Return all the records, each one exactly as given.
[Opening RECORDS SUPPLIED section]
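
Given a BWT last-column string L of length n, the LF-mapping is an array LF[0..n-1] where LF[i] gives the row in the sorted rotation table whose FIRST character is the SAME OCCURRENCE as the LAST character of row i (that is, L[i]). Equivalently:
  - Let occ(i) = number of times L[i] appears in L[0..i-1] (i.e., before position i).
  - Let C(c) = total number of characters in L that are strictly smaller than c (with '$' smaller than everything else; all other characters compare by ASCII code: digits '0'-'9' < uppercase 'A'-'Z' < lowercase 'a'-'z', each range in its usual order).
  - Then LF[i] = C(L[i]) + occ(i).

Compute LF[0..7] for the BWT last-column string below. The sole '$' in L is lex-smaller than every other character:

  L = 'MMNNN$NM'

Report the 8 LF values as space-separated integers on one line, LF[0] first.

Char counts: '$':1, 'M':3, 'N':4
C (first-col start): C('$')=0, C('M')=1, C('N')=4
L[0]='M': occ=0, LF[0]=C('M')+0=1+0=1
L[1]='M': occ=1, LF[1]=C('M')+1=1+1=2
L[2]='N': occ=0, LF[2]=C('N')+0=4+0=4
L[3]='N': occ=1, LF[3]=C('N')+1=4+1=5
L[4]='N': occ=2, LF[4]=C('N')+2=4+2=6
L[5]='$': occ=0, LF[5]=C('$')+0=0+0=0
L[6]='N': occ=3, LF[6]=C('N')+3=4+3=7
L[7]='M': occ=2, LF[7]=C('M')+2=1+2=3

Answer: 1 2 4 5 6 0 7 3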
[Closing RECORDS SUPPLIED section]
RESPONSE AREA —
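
Given a BWT last-column string L of length n, the LF-mapping is an array LF[0..n-1] where LF[i] gives the row in the sorted rotation table whose FIRST character is the SAME OCCURRENCE as the LAST character of row i (that is, L[i]). Equivalently:
  - Let occ(i) = number of times L[i] appears in L[0..i-1] (i.e., before position i).
  - Let C(c) = total number of characters in L that are strictly smaller than c (with '$' smaller than everything else; all other characters compare by ASCII code: digits '0'-'9' < uppercase 'A'-'Z' < lowercase 'a'-'z', each range in its usual order).
  - Then LF[i] = C(L[i]) + occ(i).

Compute LF[0..7] for the BWT last-column string below. The sole '$' in L is lex-smaller than every other character:

  L = 'MMNNN$NM'

Report the 8 LF values as space-separated integers on one line, LF[0] first.

Char counts: '$':1, 'M':3, 'N':4
C (first-col start): C('$')=0, C('M')=1, C('N')=4
L[0]='M': occ=0, LF[0]=C('M')+0=1+0=1
L[1]='M': occ=1, LF[1]=C('M')+1=1+1=2
L[2]='N': occ=0, LF[2]=C('N')+0=4+0=4
L[3]='N': occ=1, LF[3]=C('N')+1=4+1=5
L[4]='N': occ=2, LF[4]=C('N')+2=4+2=6
L[5]='$': occ=0, LF[5]=C('$')+0=0+0=0
L[6]='N': occ=3, LF[6]=C('N')+3=4+3=7
L[7]='M': occ=2, LF[7]=C('M')+2=1+2=3

Answer: 1 2 4 5 6 0 7 3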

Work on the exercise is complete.